(What you need to do): Among the entries below, how many lines hold "Answer"? Reply with the number only.

[Stored items]
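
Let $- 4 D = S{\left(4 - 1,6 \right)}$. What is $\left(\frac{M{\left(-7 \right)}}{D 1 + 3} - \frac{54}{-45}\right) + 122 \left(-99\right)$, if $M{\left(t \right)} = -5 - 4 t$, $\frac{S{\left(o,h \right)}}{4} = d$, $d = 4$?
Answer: $- \frac{60499}{5} \approx -12100.0$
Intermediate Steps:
$S{\left(o,h \right)} = 16$ ($S{\left(o,h \right)} = 4 \cdot 4 = 16$)
$D = -4$ ($D = \left(- \frac{1}{4}\right) 16 = -4$)
$\left(\frac{M{\left(-7 \right)}}{D 1 + 3} - \frac{54}{-45}\right) + 122 \left(-99\right) = \left(\frac{-5 - -28}{\left(-4\right) 1 + 3} - \frac{54}{-45}\right) + 122 \left(-99\right) = \left(\frac{-5 + 28}{-4 + 3} - - \frac{6}{5}\right) - 12078 = \left(\frac{23}{-1} + \frac{6}{5}\right) - 12078 = \left(23 \left(-1\right) + \frac{6}{5}\right) - 12078 = \left(-23 + \frac{6}{5}\right) - 12078 = - \frac{109}{5} - 12078 = - \frac{60499}{5}$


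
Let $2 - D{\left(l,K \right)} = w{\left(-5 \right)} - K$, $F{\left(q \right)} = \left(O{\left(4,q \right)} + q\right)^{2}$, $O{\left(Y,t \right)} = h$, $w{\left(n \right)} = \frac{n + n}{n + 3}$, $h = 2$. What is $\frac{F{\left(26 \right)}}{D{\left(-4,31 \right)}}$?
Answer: $28$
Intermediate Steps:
$w{\left(n \right)} = \frac{2 n}{3 + n}$
$O{\left(Y,t \right)} = 2$
$F{\left(q \right)} = \left(2 + q\right)^{2}$
$D{\left(l,K \right)} = -3 + K$ ($D{\left(l,K \right)} = 2 - \left(2 \left(-5\right) \frac{1}{3 - 5} - K\right) = 2 - \left(2 \left(-5\right) \frac{1}{-2} - K\right) = 2 - \left(2 \left(-5\right) \left(- \frac{1}{2}\right) - K\right) = 2 - \left(5 - K\right) = 2 + \left(-5 + K\right) = -3 + K$)
$\frac{F{\left(26 \right)}}{D{\left(-4,31 \right)}} = \frac{\left(2 + 26\right)^{2}}{-3 + 31} = \frac{28^{2}}{28} = 784 \cdot \frac{1}{28} = 28$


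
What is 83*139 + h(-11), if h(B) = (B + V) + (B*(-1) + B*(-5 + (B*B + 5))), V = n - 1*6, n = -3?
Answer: 10197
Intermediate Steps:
V = -9 (V = -3 - 1*6 = -3 - 6 = -9)
h(B) = -9 + B³ (h(B) = (B - 9) + (B*(-1) + B*(-5 + (B*B + 5))) = (-9 + B) + (-B + B*(-5 + (B² + 5))) = (-9 + B) + (-B + B*(-5 + (5 + B²))) = (-9 + B) + (-B + B*B²) = (-9 + B) + (-B + B³) = (-9 + B) + (B³ - B) = -9 + B³)
83*139 + h(-11) = 83*139 + (-9 + (-11)³) = 11537 + (-9 - 1331) = 11537 - 1340 = 10197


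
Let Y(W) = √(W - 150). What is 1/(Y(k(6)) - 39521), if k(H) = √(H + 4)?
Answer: -1/(39521 - I*√(150 - √10)) ≈ -2.5303e-5 - 7.7582e-9*I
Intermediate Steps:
k(H) = √(4 + H)
Y(W) = √(-150 + W)
1/(Y(k(6)) - 39521) = 1/(√(-150 + √(4 + 6)) - 39521) = 1/(√(-150 + √10) - 39521) = 1/(-39521 + √(-150 + √10))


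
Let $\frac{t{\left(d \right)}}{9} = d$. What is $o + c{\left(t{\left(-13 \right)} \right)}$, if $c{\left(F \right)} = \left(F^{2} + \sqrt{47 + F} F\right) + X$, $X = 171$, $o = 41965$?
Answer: $55825 - 117 i \sqrt{70} \approx 55825.0 - 978.89 i$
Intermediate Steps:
$t{\left(d \right)} = 9 d$
$c{\left(F \right)} = 171 + F^{2} + F \sqrt{47 + F}$ ($c{\left(F \right)} = \left(F^{2} + \sqrt{47 + F} F\right) + 171 = \left(F^{2} + F \sqrt{47 + F}\right) + 171 = 171 + F^{2} + F \sqrt{47 + F}$)
$o + c{\left(t{\left(-13 \right)} \right)} = 41965 + \left(171 + \left(9 \left(-13\right)\right)^{2} + 9 \left(-13\right) \sqrt{47 + 9 \left(-13\right)}\right) = 41965 + \left(171 + \left(-117\right)^{2} - 117 \sqrt{47 - 117}\right) = 41965 + \left(171 + 13689 - 117 \sqrt{-70}\right) = 41965 + \left(171 + 13689 - 117 i \sqrt{70}\right) = 41965 + \left(13860 - 117 i \sqrt{70}\right) = 55825 - 117 i \sqrt{70}$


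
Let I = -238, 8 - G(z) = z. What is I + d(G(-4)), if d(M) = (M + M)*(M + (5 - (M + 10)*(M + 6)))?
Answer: -9334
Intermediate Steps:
G(z) = 8 - z
d(M) = 2*M*(5 + M - (6 + M)*(10 + M)) (d(M) = (2*M)*(M + (5 - (10 + M)*(6 + M))) = (2*M)*(M + (5 - (6 + M)*(10 + M))) = (2*M)*(5 + M - (6 + M)*(10 + M)) = 2*M*(5 + M - (6 + M)*(10 + M)))
I + d(G(-4)) = -238 - 2*(8 - 1*(-4))*(55 + (8 - 1*(-4))**2 + 15*(8 - 1*(-4))) = -238 - 2*(8 + 4)*(55 + (8 + 4)**2 + 15*(8 + 4)) = -238 - 2*12*(55 + 12**2 + 15*12) = -238 - 2*12*(55 + 144 + 180) = -238 - 2*12*379 = -238 - 9096 = -9334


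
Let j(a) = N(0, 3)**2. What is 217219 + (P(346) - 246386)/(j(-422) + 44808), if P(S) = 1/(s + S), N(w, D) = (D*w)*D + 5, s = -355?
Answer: 87644997368/403497 ≈ 2.1721e+5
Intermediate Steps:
N(w, D) = 5 + w*D**2 (N(w, D) = w*D**2 + 5 = 5 + w*D**2)
P(S) = 1/(-355 + S)
j(a) = 25 (j(a) = (5 + 0*3**2)**2 = (5 + 0*9)**2 = (5 + 0)**2 = 5**2 = 25)
217219 + (P(346) - 246386)/(j(-422) + 44808) = 217219 + (1/(-355 + 346) - 246386)/(25 + 44808) = 217219 + (1/(-9) - 246386)/44833 = 217219 + (-1/9 - 246386)*(1/44833) = 217219 - 2217475/9*1/44833 = 217219 - 2217475/403497 = 87644997368/403497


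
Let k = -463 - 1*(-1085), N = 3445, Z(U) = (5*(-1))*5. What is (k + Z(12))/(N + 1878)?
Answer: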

(Written reply): 8